_GOAL OF THE EXERCISE_:
Your answer should be the lines below from the one with "In a lecture" to the one with "From an experimental psychology course: According", both included, given again exactly and with nothing added.

**********

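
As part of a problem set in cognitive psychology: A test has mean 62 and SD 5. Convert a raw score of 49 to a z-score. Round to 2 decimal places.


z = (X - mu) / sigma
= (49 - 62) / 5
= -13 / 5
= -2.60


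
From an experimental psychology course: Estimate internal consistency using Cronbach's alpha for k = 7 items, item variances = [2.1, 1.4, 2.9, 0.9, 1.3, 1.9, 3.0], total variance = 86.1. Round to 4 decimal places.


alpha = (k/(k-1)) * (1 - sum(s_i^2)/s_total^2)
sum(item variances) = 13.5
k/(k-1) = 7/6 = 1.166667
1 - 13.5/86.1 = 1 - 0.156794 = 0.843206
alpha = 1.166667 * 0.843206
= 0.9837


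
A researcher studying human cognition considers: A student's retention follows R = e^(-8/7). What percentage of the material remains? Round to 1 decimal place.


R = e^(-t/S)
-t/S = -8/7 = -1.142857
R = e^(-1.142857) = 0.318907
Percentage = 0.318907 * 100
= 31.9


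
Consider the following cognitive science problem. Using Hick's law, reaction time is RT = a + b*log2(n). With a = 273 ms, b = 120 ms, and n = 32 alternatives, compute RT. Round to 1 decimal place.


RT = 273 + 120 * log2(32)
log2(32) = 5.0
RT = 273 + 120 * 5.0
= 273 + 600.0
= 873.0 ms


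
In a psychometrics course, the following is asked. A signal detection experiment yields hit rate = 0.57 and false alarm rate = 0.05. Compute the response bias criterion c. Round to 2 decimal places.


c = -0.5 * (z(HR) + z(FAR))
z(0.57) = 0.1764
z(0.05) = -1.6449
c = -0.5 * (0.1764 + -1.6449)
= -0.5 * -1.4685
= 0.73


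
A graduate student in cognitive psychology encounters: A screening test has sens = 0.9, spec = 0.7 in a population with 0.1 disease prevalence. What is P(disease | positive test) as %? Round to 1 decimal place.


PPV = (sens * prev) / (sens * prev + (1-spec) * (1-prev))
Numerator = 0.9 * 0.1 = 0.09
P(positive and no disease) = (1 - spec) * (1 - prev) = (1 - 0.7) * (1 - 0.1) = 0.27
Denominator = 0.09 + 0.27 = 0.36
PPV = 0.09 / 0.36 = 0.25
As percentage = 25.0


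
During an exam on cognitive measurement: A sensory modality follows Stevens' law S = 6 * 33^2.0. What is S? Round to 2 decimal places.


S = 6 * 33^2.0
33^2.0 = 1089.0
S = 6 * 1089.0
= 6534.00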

**********

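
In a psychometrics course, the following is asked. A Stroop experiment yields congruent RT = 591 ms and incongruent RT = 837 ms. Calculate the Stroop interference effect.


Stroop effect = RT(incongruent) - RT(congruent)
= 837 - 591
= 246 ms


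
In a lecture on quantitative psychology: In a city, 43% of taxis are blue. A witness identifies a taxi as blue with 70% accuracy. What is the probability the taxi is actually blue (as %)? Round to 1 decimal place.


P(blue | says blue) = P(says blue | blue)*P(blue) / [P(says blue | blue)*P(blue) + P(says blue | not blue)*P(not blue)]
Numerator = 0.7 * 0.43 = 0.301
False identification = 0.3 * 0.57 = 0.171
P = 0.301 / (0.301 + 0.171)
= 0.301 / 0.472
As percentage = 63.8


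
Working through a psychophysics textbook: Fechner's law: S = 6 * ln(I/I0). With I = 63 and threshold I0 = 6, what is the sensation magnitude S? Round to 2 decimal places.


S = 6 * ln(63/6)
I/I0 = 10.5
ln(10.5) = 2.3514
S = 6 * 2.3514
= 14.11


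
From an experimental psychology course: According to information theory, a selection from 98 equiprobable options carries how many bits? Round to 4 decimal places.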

**********

_SOLUTION FOR THIS EXERCISE_:
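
In a lecture on quantitative psychology: In a city, 43% of taxis are blue. A witness identifies a taxi as blue with 70% accuracy. What is the probability the taxi is actually blue (as %)? Round to 1 decimal place.


P(blue | says blue) = P(says blue | blue)*P(blue) / [P(says blue | blue)*P(blue) + P(says blue | not blue)*P(not blue)]
Numerator = 0.7 * 0.43 = 0.301
False identification = 0.3 * 0.57 = 0.171
P = 0.301 / (0.301 + 0.171)
= 0.301 / 0.472
As percentage = 63.8


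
Working through a psychophysics textbook: Fechner's law: S = 6 * ln(I/I0). With I = 63 and threshold I0 = 6, what is the sensation magnitude S? Round to 2 decimal places.


S = 6 * ln(63/6)
I/I0 = 10.5
ln(10.5) = 2.3514
S = 6 * 2.3514
= 14.11


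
From an experimental psychology course: According to information theory, a selection from 98 equiprobable options carries how many bits? Round to 4 decimal places.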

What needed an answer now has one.